------ RECORD SET ------

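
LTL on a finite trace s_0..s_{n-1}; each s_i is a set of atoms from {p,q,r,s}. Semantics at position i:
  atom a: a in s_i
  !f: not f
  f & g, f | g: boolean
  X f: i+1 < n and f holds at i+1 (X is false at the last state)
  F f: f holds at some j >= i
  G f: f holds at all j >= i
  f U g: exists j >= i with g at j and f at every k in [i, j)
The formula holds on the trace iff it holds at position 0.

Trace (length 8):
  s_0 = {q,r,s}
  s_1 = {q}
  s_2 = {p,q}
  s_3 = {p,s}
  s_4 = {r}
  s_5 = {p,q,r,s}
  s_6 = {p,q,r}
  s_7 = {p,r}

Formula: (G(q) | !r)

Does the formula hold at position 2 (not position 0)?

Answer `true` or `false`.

Answer: true

Derivation:
s_0={q,r,s}: (G(q) | !r)=False G(q)=False q=True !r=False r=True
s_1={q}: (G(q) | !r)=True G(q)=False q=True !r=True r=False
s_2={p,q}: (G(q) | !r)=True G(q)=False q=True !r=True r=False
s_3={p,s}: (G(q) | !r)=True G(q)=False q=False !r=True r=False
s_4={r}: (G(q) | !r)=False G(q)=False q=False !r=False r=True
s_5={p,q,r,s}: (G(q) | !r)=False G(q)=False q=True !r=False r=True
s_6={p,q,r}: (G(q) | !r)=False G(q)=False q=True !r=False r=True
s_7={p,r}: (G(q) | !r)=False G(q)=False q=False !r=False r=True
Evaluating at position 2: result = True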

------

ACTIVITY:
Please quote the data above in full, with no line missing.

PROBLEM SOLUTION:
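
LTL on a finite trace s_0..s_{n-1}; each s_i is a set of atoms from {p,q,r,s}. Semantics at position i:
  atom a: a in s_i
  !f: not f
  f & g, f | g: boolean
  X f: i+1 < n and f holds at i+1 (X is false at the last state)
  F f: f holds at some j >= i
  G f: f holds at all j >= i
  f U g: exists j >= i with g at j and f at every k in [i, j)
The formula holds on the trace iff it holds at position 0.

Trace (length 8):
  s_0 = {q,r,s}
  s_1 = {q}
  s_2 = {p,q}
  s_3 = {p,s}
  s_4 = {r}
  s_5 = {p,q,r,s}
  s_6 = {p,q,r}
  s_7 = {p,r}

Formula: (G(q) | !r)

Does the formula hold at position 2 (not position 0)?

Answer `true` or `false`.

Answer: true

Derivation:
s_0={q,r,s}: (G(q) | !r)=False G(q)=False q=True !r=False r=True
s_1={q}: (G(q) | !r)=True G(q)=False q=True !r=True r=False
s_2={p,q}: (G(q) | !r)=True G(q)=False q=True !r=True r=False
s_3={p,s}: (G(q) | !r)=True G(q)=False q=False !r=True r=False
s_4={r}: (G(q) | !r)=False G(q)=False q=False !r=False r=True
s_5={p,q,r,s}: (G(q) | !r)=False G(q)=False q=True !r=False r=True
s_6={p,q,r}: (G(q) | !r)=False G(q)=False q=True !r=False r=True
s_7={p,r}: (G(q) | !r)=False G(q)=False q=False !r=False r=True
Evaluating at position 2: result = True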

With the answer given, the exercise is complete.